■ EXERCISE INSTRUCTIONS
For the data below, restate word for word only the lines from the line containing "- Supplier C: tutoring" through the line containing "800 hours of", both ends included.

Segment Start: DATASET RECORDS

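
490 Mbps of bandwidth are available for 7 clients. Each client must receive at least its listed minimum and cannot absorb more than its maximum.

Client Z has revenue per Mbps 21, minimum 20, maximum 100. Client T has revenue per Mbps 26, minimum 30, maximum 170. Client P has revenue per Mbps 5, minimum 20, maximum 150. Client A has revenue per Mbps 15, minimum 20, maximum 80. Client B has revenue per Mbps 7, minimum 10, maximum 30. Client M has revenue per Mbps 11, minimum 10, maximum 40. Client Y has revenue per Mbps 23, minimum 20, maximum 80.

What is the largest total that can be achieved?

Meeting every minimum uses 20+30+20+20+10+10+20 = 130 Mbps, leaving 360.
Order the clients by revenue per Mbps: Client T 26 > Client Y 23 > Client Z 21 > Client A 15 > Client M 11 > Client B 7 > Client P 5.
Client T takes 140 more to reach its cap of 170 → 220 left.
Client Y takes 60 more to reach its cap of 80 → 160 left.
Client Z: +80 to 100 (cap) → 80 left.
Client A: +60 to 80 (cap) → 20 left.
Client M has room for 30 more but only 20 remain, so it gets 30.
Total = 21×100 + 26×170 + 5×20 + 15×80 + 7×10 + 11×30 + 23×80 = 10060.

10060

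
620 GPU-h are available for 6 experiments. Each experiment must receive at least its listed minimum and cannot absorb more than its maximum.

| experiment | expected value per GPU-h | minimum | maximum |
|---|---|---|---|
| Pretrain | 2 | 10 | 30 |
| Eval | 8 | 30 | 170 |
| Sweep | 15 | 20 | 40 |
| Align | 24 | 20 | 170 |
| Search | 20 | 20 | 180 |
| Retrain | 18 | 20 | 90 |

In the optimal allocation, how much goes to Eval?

130

Meeting every minimum uses 10+30+20+20+20+20 = 120 GPU-h, leaving 500.
Highest expected value per GPU-h first: Align 24 > Search 20 > Retrain 18 > Sweep 15 > Eval 8 > Pretrain 2.
Align takes 150 more to reach its cap of 170 → 350 left.
Give Search 160 more to hit its cap of 180 → 190 left.
Give Retrain 70 more to hit its cap of 90 → 120 left.
Sweep takes 20 more to reach its cap of 40 → 100 left.
Eval has room for 140 more but only 100 remain, so it gets 130.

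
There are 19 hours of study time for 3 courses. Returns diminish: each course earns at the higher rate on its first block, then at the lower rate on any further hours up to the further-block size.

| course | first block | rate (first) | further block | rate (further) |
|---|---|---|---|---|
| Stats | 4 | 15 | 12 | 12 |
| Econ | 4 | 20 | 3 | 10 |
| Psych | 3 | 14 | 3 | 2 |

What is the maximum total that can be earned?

Order all 6 blocks by rate: Econ/first 20 > Stats/first 15 > Psych/first 14 > Stats/second 12 > Econ/second 10 > Psych/second 2.
Econ/first (20): +4 → 15 left.
Stats first at 15: fill all 4 → 11 left.
Psych/first (14): +3 → 8 left.
Stats second at 12: only 8 left, fill 8.
Total = 20×4 + 15×4 + 14×3 + 12×8 = 278.

278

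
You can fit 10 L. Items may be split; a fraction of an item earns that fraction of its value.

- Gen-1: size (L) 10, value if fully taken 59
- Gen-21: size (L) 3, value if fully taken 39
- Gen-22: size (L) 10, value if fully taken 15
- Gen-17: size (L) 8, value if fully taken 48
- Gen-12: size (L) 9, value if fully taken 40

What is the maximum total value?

Sort by value density: Gen-21 39/3≈13, Gen-17 48/8≈6, Gen-1 59/10≈5.9, Gen-12 40/9≈4.44, Gen-22 15/10≈1.5.
Take all of Gen-21 (3 L, value 39) → 7 L left.
Fill the last 7 L with part of Gen-17: 7/8 of it earns 42.
Total value = 81.

81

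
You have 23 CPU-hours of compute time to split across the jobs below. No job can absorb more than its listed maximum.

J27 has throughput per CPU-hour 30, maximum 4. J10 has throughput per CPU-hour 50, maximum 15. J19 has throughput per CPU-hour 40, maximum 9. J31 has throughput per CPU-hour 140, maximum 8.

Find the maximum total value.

Rank by throughput per CPU-hour: J31 140 > J10 50 > J19 40 > J27 30.
J31: +8 to 8 (cap) → 15 left.
J10: +15 to 15 (cap) → 0 left.
Total = 50×15 + 140×8 = 1870.

1870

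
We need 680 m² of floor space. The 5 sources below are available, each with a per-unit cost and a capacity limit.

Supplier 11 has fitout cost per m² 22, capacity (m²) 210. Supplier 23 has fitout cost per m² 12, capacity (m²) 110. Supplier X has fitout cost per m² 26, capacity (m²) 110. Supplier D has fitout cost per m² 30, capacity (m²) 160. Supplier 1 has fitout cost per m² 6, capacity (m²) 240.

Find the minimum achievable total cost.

10540

Use sources in increasing cost order.
Supplier 1 (6): use full 240 → 440 m² to go.
Take 110 from Supplier 23 at 12 → need 330 more.
Take 210 from Supplier 11 at 22 → need 120 more.
Supplier X (26): use full 110 → 10 m² to go.
Supplier D (30): take the remaining 10 → done.
Cost = 240×6 + 110×12 + 210×22 + 110×26 + 10×30 = 10540.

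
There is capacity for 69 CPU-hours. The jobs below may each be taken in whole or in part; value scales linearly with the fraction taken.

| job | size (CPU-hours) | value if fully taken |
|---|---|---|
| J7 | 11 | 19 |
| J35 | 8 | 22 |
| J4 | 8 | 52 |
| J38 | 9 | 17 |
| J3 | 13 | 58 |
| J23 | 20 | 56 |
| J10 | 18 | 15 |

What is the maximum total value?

224

Best value per unit of size first: J4 52/8≈6.5, J3 58/13≈4.46, J23 56/20≈2.8, J35 22/8≈2.75, J38 17/9≈1.89, J7 19/11≈1.73, J10 15/18≈0.833.
J4: take in full, 8 CPU-hours for value 52 — 61 left.
All 13 CPU-hours of J3 fit (value 58) — 48 remain.
All 20 CPU-hours of J23 fit (value 56) — 28 remain.
Take all of J35 (8 CPU-hours, value 22) — 20 CPU-hours left.
All 9 CPU-hours of J38 fit (value 17) — 11 remain.
J7: take in full, 11 CPU-hours for value 19 — 0 left.
Total value = 224.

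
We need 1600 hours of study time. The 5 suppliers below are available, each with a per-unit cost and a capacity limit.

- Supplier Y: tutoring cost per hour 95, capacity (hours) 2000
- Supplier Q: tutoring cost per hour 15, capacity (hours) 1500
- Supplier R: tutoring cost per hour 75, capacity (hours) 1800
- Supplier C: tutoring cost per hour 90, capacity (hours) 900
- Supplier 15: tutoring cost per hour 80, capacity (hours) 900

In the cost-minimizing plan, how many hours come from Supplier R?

Use suppliers in increasing cost order.
Supplier Q at 15: take all 1500 hours ; 100 still needed.
Supplier R (75): take the remaining 100 ; done.
Supplier 15, Supplier C, Supplier Y: unused.

100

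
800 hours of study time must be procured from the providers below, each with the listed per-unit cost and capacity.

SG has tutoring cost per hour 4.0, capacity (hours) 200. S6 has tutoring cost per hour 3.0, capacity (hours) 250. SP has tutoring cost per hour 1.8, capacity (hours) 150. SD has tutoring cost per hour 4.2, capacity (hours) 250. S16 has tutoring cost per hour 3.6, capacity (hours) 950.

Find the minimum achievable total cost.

Fill from the cheapest provider first.
SP (1.8): use full 150 — 650 hours to go.
S6 at 3.0: take all 250 hours — 400 still needed.
S16 (3.6): take the remaining 400 — done.
SG, SD: unused.
Cost = 150×1.8 + 250×3.0 + 400×3.6 = 2460.

2460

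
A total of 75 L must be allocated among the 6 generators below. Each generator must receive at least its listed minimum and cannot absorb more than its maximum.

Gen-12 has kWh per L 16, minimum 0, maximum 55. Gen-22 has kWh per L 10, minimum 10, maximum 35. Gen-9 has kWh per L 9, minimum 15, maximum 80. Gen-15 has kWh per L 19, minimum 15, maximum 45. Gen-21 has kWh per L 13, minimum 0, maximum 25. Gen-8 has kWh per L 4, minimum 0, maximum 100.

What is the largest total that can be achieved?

1170

Meeting every minimum uses 0+10+15+15+0+0 = 40 L, leaving 35.
Highest kWh per L first: Gen-15 19 > Gen-12 16 > Gen-21 13 > Gen-22 10 > Gen-9 9 > Gen-8 4.
Gen-15 takes 30 more to reach its cap of 45 — 5 left.
Gen-12: +5 (room for 55) → 5. Pool exhausted.
Total = 16×5 + 10×10 + 9×15 + 19×45 = 1170.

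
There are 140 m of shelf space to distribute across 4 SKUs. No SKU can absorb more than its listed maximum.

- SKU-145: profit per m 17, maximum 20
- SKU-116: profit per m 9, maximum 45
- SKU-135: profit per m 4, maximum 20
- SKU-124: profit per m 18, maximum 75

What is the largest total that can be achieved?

Rank by profit per m: SKU-124 18 > SKU-145 17 > SKU-116 9 > SKU-135 4.
SKU-124: +75 to 75 (cap) ; 65 left.
SKU-145: +20 to 20 (cap) ; 45 left.
SKU-116 takes 45 to reach its cap of 45 ; 0 left.
Total = 17×20 + 9×45 + 18×75 = 2095.

2095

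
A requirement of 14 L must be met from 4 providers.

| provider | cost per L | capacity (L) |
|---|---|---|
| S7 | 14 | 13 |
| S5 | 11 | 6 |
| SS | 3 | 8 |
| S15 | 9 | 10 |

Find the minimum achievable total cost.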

Segment End: DATASET RECORDS

■ RESULT
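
- Supplier C: tutoring cost per hour 90, capacity (hours) 900
- Supplier 15: tutoring cost per hour 80, capacity (hours) 900

In the cost-minimizing plan, how many hours come from Supplier R?

Use suppliers in increasing cost order.
Supplier Q at 15: take all 1500 hours ; 100 still needed.
Supplier R (75): take the remaining 100 ; done.
Supplier 15, Supplier C, Supplier Y: unused.

100

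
800 hours of study time must be procured from the providers below, each with the listed per-unit cost and capacity.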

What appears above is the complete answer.